■ What you need to do
Retype, character for character, the line containing "Sara: Goran" along with each line after it through the end of the data, and only those.

------ Records to use

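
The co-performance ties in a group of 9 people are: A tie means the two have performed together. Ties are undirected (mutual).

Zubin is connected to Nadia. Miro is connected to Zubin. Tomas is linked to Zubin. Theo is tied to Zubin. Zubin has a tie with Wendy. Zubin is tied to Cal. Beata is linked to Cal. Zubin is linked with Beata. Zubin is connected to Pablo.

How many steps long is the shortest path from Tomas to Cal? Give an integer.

2

One shortest route is Tomas – Zubin – Cal, which uses 2 edges, and Tomas and Cal are not directly tied, so nothing shorter exists. So d(Tomas,Cal) = 2.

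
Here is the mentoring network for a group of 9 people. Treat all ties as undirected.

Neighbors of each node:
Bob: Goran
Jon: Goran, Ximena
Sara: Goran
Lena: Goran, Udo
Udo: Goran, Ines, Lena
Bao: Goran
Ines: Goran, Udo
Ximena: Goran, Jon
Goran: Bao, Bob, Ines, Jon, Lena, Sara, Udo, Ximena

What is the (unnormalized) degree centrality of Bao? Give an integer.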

------------

■ Written solution
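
Sara: Goran
Lena: Goran, Udo
Udo: Goran, Ines, Lena
Bao: Goran
Ines: Goran, Udo
Ximena: Goran, Jon
Goran: Bao, Bob, Ines, Jon, Lena, Sara, Udo, Ximena

What is the (unnormalized) degree centrality of Bao? Give an integer.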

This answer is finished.